• [WHAT THE TASK ASKS] Although the data below holds other lines too, output only those from the line with "An economic model" up to and including the line with "A population of 4", exactly as they appear.

(Stored data)
◆ ◆ ◆ ◆ ◆

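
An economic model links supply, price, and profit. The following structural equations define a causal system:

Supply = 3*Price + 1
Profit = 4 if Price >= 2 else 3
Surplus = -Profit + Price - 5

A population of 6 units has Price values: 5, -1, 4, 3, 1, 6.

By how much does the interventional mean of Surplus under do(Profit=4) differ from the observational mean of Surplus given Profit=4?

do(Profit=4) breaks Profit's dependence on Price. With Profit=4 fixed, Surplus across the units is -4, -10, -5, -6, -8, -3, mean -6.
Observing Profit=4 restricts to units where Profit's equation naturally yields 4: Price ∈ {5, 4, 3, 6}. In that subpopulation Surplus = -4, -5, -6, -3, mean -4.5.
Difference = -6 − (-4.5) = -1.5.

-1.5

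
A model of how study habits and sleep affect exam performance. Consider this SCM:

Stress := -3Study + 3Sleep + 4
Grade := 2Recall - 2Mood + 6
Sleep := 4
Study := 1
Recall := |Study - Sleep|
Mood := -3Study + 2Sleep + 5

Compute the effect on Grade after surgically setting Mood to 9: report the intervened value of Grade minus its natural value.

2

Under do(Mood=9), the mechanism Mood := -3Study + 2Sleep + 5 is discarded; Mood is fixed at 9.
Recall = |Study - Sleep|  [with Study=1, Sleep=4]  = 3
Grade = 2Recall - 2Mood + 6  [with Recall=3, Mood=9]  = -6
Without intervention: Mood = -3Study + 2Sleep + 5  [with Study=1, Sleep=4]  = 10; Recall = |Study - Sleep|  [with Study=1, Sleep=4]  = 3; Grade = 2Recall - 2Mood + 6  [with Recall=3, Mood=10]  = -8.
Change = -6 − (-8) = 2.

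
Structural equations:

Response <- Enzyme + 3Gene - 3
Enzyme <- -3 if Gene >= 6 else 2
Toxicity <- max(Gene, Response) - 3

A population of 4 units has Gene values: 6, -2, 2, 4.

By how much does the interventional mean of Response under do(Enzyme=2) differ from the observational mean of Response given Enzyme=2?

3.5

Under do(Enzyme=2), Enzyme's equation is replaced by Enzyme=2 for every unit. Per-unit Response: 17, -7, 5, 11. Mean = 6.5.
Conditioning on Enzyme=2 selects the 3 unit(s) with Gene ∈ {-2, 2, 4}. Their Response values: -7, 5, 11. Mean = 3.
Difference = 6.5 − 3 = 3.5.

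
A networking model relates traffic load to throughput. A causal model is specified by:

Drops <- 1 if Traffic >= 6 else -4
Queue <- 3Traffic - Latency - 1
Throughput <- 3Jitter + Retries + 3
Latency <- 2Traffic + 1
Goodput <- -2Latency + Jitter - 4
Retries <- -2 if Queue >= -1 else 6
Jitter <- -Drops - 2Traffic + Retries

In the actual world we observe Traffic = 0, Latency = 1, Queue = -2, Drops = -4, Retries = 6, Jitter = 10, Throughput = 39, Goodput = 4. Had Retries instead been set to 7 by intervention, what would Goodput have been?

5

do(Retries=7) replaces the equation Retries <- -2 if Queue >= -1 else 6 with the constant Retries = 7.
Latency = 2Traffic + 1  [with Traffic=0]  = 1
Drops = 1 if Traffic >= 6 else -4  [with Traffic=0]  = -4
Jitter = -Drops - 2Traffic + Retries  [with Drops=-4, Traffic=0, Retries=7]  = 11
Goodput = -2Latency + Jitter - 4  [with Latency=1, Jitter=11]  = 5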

◆ ◆ ◆ ◆ ◆

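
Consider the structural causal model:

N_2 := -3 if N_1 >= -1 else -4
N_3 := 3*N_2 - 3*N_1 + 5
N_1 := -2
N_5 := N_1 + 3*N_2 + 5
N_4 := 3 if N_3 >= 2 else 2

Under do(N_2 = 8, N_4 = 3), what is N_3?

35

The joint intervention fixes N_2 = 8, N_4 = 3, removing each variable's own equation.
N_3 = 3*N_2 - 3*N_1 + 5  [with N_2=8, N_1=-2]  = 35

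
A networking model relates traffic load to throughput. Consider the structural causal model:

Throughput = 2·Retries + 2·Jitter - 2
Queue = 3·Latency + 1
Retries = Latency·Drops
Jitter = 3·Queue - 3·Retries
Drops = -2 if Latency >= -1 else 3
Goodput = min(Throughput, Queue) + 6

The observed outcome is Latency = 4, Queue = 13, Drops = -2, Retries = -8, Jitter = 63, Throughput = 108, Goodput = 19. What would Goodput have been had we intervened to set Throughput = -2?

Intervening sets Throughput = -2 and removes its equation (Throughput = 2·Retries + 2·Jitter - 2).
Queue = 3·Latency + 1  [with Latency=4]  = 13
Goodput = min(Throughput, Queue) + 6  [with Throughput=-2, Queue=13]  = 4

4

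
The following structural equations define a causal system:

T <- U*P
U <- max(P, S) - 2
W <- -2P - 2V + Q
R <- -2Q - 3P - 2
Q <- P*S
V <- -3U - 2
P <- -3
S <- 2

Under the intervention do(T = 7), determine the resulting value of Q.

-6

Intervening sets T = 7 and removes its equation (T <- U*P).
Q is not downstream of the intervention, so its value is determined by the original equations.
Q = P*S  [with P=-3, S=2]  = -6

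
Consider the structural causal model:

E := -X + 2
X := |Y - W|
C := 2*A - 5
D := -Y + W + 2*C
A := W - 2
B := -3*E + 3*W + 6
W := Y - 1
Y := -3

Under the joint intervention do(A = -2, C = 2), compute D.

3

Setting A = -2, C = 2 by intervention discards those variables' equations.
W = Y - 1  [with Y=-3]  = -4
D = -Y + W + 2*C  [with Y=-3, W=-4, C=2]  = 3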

◆ ◆ ◆ ◆ ◆

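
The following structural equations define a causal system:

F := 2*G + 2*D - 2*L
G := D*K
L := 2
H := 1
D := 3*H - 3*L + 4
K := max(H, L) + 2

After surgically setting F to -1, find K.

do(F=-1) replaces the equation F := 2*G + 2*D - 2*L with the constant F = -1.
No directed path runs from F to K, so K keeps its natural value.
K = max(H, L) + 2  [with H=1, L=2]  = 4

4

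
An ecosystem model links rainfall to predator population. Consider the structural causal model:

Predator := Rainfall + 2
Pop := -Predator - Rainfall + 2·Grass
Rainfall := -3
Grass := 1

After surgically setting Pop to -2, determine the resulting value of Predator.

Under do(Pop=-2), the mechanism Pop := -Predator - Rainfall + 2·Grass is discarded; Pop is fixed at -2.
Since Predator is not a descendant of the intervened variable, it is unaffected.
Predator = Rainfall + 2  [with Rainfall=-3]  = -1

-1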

◆ ◆ ◆ ◆ ◆

• [REPLY]
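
An economic model links supply, price, and profit. The following structural equations define a causal system:

Supply = 3*Price + 1
Profit = 4 if Price >= 2 else 3
Surplus = -Profit + Price - 5

A population of 6 units has Price values: 5, -1, 4, 3, 1, 6.

By how much does the interventional mean of Surplus under do(Profit=4) differ from the observational mean of Surplus given Profit=4?

do(Profit=4) breaks Profit's dependence on Price. With Profit=4 fixed, Surplus across the units is -4, -10, -5, -6, -8, -3, mean -6.
Observing Profit=4 restricts to units where Profit's equation naturally yields 4: Price ∈ {5, 4, 3, 6}. In that subpopulation Surplus = -4, -5, -6, -3, mean -4.5.
Difference = -6 − (-4.5) = -1.5.

-1.5

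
A model of how study habits and sleep affect exam performance. Consider this SCM:

Stress := -3Study + 3Sleep + 4
Grade := 2Recall - 2Mood + 6
Sleep := 4
Study := 1
Recall := |Study - Sleep|
Mood := -3Study + 2Sleep + 5

Compute the effect on Grade after surgically setting Mood to 9: report the intervened value of Grade minus its natural value.

2

Under do(Mood=9), the mechanism Mood := -3Study + 2Sleep + 5 is discarded; Mood is fixed at 9.
Recall = |Study - Sleep|  [with Study=1, Sleep=4]  = 3
Grade = 2Recall - 2Mood + 6  [with Recall=3, Mood=9]  = -6
Without intervention: Mood = -3Study + 2Sleep + 5  [with Study=1, Sleep=4]  = 10; Recall = |Study - Sleep|  [with Study=1, Sleep=4]  = 3; Grade = 2Recall - 2Mood + 6  [with Recall=3, Mood=10]  = -8.
Change = -6 − (-8) = 2.

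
Structural equations:

Response <- Enzyme + 3Gene - 3
Enzyme <- -3 if Gene >= 6 else 2
Toxicity <- max(Gene, Response) - 3

A population of 4 units has Gene values: 6, -2, 2, 4.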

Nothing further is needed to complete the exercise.